## [What you have to do]
Pull each line holding "order" out of the entries below.

## [The input]

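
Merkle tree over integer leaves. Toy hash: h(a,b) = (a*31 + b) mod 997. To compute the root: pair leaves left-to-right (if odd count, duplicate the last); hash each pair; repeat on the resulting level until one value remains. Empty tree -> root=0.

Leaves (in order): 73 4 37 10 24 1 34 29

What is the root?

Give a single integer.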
==
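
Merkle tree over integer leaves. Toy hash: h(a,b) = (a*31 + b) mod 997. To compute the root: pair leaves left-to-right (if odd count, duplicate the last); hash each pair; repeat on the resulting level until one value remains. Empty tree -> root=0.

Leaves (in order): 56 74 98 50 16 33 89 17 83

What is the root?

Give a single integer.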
* * *
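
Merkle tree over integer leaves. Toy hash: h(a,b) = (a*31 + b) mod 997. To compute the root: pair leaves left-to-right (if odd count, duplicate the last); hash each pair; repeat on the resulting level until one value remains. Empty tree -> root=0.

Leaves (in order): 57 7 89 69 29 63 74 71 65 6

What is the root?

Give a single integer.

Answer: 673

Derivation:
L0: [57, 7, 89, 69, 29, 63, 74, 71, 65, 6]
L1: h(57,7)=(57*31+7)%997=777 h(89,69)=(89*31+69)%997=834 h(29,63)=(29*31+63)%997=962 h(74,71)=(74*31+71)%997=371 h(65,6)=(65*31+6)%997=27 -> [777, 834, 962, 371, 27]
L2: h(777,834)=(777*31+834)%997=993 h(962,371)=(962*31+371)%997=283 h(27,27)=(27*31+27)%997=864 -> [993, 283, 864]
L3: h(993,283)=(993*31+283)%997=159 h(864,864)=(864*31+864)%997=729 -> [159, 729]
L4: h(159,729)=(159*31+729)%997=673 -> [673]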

## [Result of this exercise]
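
Leaves (in order): 73 4 37 10 24 1 34 29
Leaves (in order): 56 74 98 50 16 33 89 17 83
Leaves (in order): 57 7 89 69 29 63 74 71 65 6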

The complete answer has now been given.